- _Activity_
Copy out the listing beneath, missing nothing.

*** Exercise input

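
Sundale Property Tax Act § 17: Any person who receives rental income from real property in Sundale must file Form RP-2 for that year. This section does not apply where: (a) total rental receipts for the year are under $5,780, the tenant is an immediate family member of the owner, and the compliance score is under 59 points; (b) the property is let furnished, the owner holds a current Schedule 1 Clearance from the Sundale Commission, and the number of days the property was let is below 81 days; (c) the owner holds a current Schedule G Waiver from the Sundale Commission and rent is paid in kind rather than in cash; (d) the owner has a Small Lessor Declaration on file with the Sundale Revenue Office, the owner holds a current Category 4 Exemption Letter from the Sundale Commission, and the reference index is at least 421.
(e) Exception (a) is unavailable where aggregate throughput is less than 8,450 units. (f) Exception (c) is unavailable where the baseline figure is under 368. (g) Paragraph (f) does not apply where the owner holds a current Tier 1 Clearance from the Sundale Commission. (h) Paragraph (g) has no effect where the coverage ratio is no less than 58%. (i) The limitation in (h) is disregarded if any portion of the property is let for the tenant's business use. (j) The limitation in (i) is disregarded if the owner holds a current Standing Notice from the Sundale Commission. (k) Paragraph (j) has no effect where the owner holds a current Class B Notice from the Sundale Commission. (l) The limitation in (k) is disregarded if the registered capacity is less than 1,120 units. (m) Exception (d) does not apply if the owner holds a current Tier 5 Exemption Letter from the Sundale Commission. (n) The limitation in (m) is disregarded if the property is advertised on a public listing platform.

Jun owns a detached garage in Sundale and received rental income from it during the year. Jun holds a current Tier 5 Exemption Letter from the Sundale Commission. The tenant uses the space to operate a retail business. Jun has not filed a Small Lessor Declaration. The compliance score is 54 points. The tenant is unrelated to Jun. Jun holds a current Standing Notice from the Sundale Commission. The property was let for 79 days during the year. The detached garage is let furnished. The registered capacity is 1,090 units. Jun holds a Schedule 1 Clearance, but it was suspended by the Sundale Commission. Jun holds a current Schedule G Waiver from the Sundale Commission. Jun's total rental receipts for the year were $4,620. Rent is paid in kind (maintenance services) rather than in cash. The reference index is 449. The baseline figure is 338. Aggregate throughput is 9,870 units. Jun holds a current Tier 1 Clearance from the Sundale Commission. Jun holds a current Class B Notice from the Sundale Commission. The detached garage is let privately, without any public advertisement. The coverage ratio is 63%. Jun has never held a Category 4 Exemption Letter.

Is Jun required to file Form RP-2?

Yes — Jun must file Form RP-2.

Exception (a) requires that the tenant is an immediate family member of the owner; but the tenant is unrelated to the owner, so (a) is unavailable.
Exception (b) fails — no current Schedule 1 Clearance is held.
Exception (c) is satisfied on its face — a current Schedule G Waiver is held; rent is paid in kind. Turning to paragraphs (f)–(l): (f) is engaged — the baseline figure is 338, under the 368 limit. (g) would limit (f) — a current Tier 1 Clearance is held — but (h) sets (g) aside: (h) is engaged — the coverage ratio is 63%, meeting the 58% threshold. (i) would limit (h) — the space is let for business use — but (j) sets (i) aside: (j) operates against (i): a current Standing Notice is held. (k) would limit (j) — a current Class B Notice is held — but (l) sets (k) aside: (l) operates against (k): the registered capacity is 1,090 units, less than the 1,120 units limit. (c) is therefore removed.
Exception (d) does not apply: no Small Lessor Declaration is on file.
None of the exceptions is available; § 17 applies in full.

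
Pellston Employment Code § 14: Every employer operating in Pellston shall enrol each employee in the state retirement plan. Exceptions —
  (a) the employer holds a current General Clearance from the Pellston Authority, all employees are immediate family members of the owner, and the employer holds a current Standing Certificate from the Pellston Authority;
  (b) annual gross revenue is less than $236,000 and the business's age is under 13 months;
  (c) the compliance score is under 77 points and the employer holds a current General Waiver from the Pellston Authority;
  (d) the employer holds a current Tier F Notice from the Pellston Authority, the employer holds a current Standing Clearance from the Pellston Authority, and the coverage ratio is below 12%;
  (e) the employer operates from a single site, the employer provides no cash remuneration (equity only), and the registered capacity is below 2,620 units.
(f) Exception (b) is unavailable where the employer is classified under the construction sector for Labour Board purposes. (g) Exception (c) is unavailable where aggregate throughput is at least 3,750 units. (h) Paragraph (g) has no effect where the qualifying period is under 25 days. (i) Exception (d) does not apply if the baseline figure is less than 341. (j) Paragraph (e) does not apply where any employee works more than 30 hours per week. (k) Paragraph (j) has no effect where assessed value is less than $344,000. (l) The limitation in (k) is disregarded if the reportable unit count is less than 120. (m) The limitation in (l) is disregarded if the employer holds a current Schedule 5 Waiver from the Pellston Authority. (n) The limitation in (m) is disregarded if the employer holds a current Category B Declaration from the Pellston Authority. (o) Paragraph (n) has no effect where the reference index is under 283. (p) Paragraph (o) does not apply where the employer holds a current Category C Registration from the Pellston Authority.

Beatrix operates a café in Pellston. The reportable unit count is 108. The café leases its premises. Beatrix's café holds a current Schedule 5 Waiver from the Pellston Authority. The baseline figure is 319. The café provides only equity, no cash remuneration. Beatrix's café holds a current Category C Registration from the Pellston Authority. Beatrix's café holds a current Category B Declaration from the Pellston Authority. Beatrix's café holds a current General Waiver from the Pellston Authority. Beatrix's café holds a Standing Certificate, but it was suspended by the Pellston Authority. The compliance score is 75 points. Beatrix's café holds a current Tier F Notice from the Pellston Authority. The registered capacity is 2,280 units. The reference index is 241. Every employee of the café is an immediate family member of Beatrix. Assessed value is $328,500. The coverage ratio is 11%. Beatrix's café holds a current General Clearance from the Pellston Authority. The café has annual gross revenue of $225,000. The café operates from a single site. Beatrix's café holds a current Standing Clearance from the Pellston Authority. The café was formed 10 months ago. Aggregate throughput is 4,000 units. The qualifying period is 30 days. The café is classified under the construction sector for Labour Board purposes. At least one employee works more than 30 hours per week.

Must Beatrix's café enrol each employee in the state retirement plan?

Exception (a) does not apply: there is no Standing Certificate in force.
Exception (b)'s conditions are all satisfied: annual gross revenue is $225,000, less than the $236,000 limit; the business's age is 10 months, under the 13 months limit. But applying paragraph (f): (f) applies — the café is classified under the construction sector. (b) is therefore removed.
Exception (c)'s conditions are all satisfied: the compliance score is 75 points, under the 77 points limit; a current General Waiver is held. However, paragraphs (g)–(h) must be considered: (g) operates against (c): aggregate throughput is 4,000 units, meeting the 3,750 units threshold. (h) is not triggered (the qualifying period is 30 days, not under 25 days), so (g) stands. So (c) is unavailable.
All of (d)'s requirements are met (a current Tier F Notice is held; a current Standing Clearance is held; the coverage ratio is 11%, below the 12% limit). But: (i) operates against (d): the baseline figure is 319, less than the 341 limit. Exception (d) does not apply.
Exception (e): the employer operates from a single site; remuneration is equity-only; the registered capacity is 2,280 units, below the 2,620 units limit — every condition holds. But applying paragraphs (j)–(p): (j) operates against (e): at least one employee exceeds 30 hours/week. (k) applies (assessed value is $328,500, less than the $344,000 limit), but is displaced by (l): (l) operates against (k): the reportable unit count is 108, less than the 120 limit. (m) is triggered (a current Schedule 5 Waiver is held), but is overridden by (n): (n) applies — a current Category B Declaration is held. (o) would limit (n) — the reference index is 241, under the 283 limit — but (p) sets (o) aside: (p) operates against (o): a current Category C Registration is held. (e) is therefore removed.
None of the exceptions is available; § 14 applies in full.

Yes — Beatrix's café must enrol each employee in the state retirement plan.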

******

- _Response to the exercise_
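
Sundale Property Tax Act § 17: Any person who receives rental income from real property in Sundale must file Form RP-2 for that year. This section does not apply where: (a) total rental receipts for the year are under $5,780, the tenant is an immediate family member of the owner, and the compliance score is under 59 points; (b) the property is let furnished, the owner holds a current Schedule 1 Clearance from the Sundale Commission, and the number of days the property was let is below 81 days; (c) the owner holds a current Schedule G Waiver from the Sundale Commission and rent is paid in kind rather than in cash; (d) the owner has a Small Lessor Declaration on file with the Sundale Revenue Office, the owner holds a current Category 4 Exemption Letter from the Sundale Commission, and the reference index is at least 421.
(e) Exception (a) is unavailable where aggregate throughput is less than 8,450 units. (f) Exception (c) is unavailable where the baseline figure is under 368. (g) Paragraph (f) does not apply where the owner holds a current Tier 1 Clearance from the Sundale Commission. (h) Paragraph (g) has no effect where the coverage ratio is no less than 58%. (i) The limitation in (h) is disregarded if any portion of the property is let for the tenant's business use. (j) The limitation in (i) is disregarded if the owner holds a current Standing Notice from the Sundale Commission. (k) Paragraph (j) has no effect where the owner holds a current Class B Notice from the Sundale Commission. (l) The limitation in (k) is disregarded if the registered capacity is less than 1,120 units. (m) Exception (d) does not apply if the owner holds a current Tier 5 Exemption Letter from the Sundale Commission. (n) The limitation in (m) is disregarded if the property is advertised on a public listing platform.

Jun owns a detached garage in Sundale and received rental income from it during the year. Jun holds a current Tier 5 Exemption Letter from the Sundale Commission. The tenant uses the space to operate a retail business. Jun has not filed a Small Lessor Declaration. The compliance score is 54 points. The tenant is unrelated to Jun. Jun holds a current Standing Notice from the Sundale Commission. The property was let for 79 days during the year. The detached garage is let furnished. The registered capacity is 1,090 units. Jun holds a Schedule 1 Clearance, but it was suspended by the Sundale Commission. Jun holds a current Schedule G Waiver from the Sundale Commission. Jun's total rental receipts for the year were $4,620. Rent is paid in kind (maintenance services) rather than in cash. The reference index is 449. The baseline figure is 338. Aggregate throughput is 9,870 units. Jun holds a current Tier 1 Clearance from the Sundale Commission. Jun holds a current Class B Notice from the Sundale Commission. The detached garage is let privately, without any public advertisement. The coverage ratio is 63%. Jun has never held a Category 4 Exemption Letter.

Is Jun required to file Form RP-2?

Yes — Jun must file Form RP-2.

Exception (a) requires that the tenant is an immediate family member of the owner; but the tenant is unrelated to the owner, so (a) is unavailable.
Exception (b) fails — no current Schedule 1 Clearance is held.
Exception (c) is satisfied on its face — a current Schedule G Waiver is held; rent is paid in kind. Turning to paragraphs (f)–(l): (f) is engaged — the baseline figure is 338, under the 368 limit. (g) would limit (f) — a current Tier 1 Clearance is held — but (h) sets (g) aside: (h) is engaged — the coverage ratio is 63%, meeting the 58% threshold. (i) would limit (h) — the space is let for business use — but (j) sets (i) aside: (j) operates against (i): a current Standing Notice is held. (k) would limit (j) — a current Class B Notice is held — but (l) sets (k) aside: (l) operates against (k): the registered capacity is 1,090 units, less than the 1,120 units limit. (c) is therefore removed.
Exception (d) does not apply: no Small Lessor Declaration is on file.
None of the exceptions is available; § 17 applies in full.

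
Pellston Employment Code § 14: Every employer operating in Pellston shall enrol each employee in the state retirement plan. Exceptions —
  (a) the employer holds a current General Clearance from the Pellston Authority, all employees are immediate family members of the owner, and the employer holds a current Standing Certificate from the Pellston Authority;
  (b) annual gross revenue is less than $236,000 and the business's age is under 13 months;
  (c) the compliance score is under 77 points and the employer holds a current General Waiver from the Pellston Authority;
  (d) the employer holds a current Tier F Notice from the Pellston Authority, the employer holds a current Standing Clearance from the Pellston Authority, and the coverage ratio is below 12%;
  (e) the employer operates from a single site, the employer provides no cash remuneration (equity only), and the registered capacity is below 2,620 units.
(f) Exception (b) is unavailable where the employer is classified under the construction sector for Labour Board purposes. (g) Exception (c) is unavailable where aggregate throughput is at least 3,750 units. (h) Paragraph (g) has no effect where the qualifying period is under 25 days. (i) Exception (d) does not apply if the baseline figure is less than 341. (j) Paragraph (e) does not apply where any employee works more than 30 hours per week. (k) Paragraph (j) has no effect where assessed value is less than $344,000. (l) The limitation in (k) is disregarded if the reportable unit count is less than 120. (m) The limitation in (l) is disregarded if the employer holds a current Schedule 5 Waiver from the Pellston Authority. (n) The limitation in (m) is disregarded if the employer holds a current Category B Declaration from the Pellston Authority. (o) Paragraph (n) has no effect where the reference index is under 283. (p) Paragraph (o) does not apply where the employer holds a current Category C Registration from the Pellston Authority.

Beatrix operates a café in Pellston. The reportable unit count is 108. The café leases its premises. Beatrix's café holds a current Schedule 5 Waiver from the Pellston Authority. The baseline figure is 319. The café provides only equity, no cash remuneration. Beatrix's café holds a current Category C Registration from the Pellston Authority. Beatrix's café holds a current Category B Declaration from the Pellston Authority. Beatrix's café holds a current General Waiver from the Pellston Authority. Beatrix's café holds a Standing Certificate, but it was suspended by the Pellston Authority. The compliance score is 75 points. Beatrix's café holds a current Tier F Notice from the Pellston Authority. The registered capacity is 2,280 units. The reference index is 241. Every employee of the café is an immediate family member of Beatrix. Assessed value is $328,500. The coverage ratio is 11%. Beatrix's café holds a current General Clearance from the Pellston Authority. The café has annual gross revenue of $225,000. The café operates from a single site. Beatrix's café holds a current Standing Clearance from the Pellston Authority. The café was formed 10 months ago. Aggregate throughput is 4,000 units. The qualifying period is 30 days. The café is classified under the construction sector for Labour Board purposes. At least one employee works more than 30 hours per week.

Must Beatrix's café enrol each employee in the state retirement plan?

Exception (a) does not apply: there is no Standing Certificate in force.
Exception (b)'s conditions are all satisfied: annual gross revenue is $225,000, less than the $236,000 limit; the business's age is 10 months, under the 13 months limit. But applying paragraph (f): (f) applies — the café is classified under the construction sector. (b) is therefore removed.
Exception (c)'s conditions are all satisfied: the compliance score is 75 points, under the 77 points limit; a current General Waiver is held. However, paragraphs (g)–(h) must be considered: (g) operates against (c): aggregate throughput is 4,000 units, meeting the 3,750 units threshold. (h) is not triggered (the qualifying period is 30 days, not under 25 days), so (g) stands. So (c) is unavailable.
All of (d)'s requirements are met (a current Tier F Notice is held; a current Standing Clearance is held; the coverage ratio is 11%, below the 12% limit). But: (i) operates against (d): the baseline figure is 319, less than the 341 limit. Exception (d) does not apply.
Exception (e): the employer operates from a single site; remuneration is equity-only; the registered capacity is 2,280 units, below the 2,620 units limit — every condition holds. But applying paragraphs (j)–(p): (j) operates against (e): at least one employee exceeds 30 hours/week. (k) applies (assessed value is $328,500, less than the $344,000 limit), but is displaced by (l): (l) operates against (k): the reportable unit count is 108, less than the 120 limit. (m) is triggered (a current Schedule 5 Waiver is held), but is overridden by (n): (n) applies — a current Category B Declaration is held. (o) would limit (n) — the reference index is 241, under the 283 limit — but (p) sets (o) aside: (p) operates against (o): a current Category C Registration is held. (e) is therefore removed.
None of the exceptions is available; § 14 applies in full.

Yes — Beatrix's café must enrol each employee in the state retirement plan.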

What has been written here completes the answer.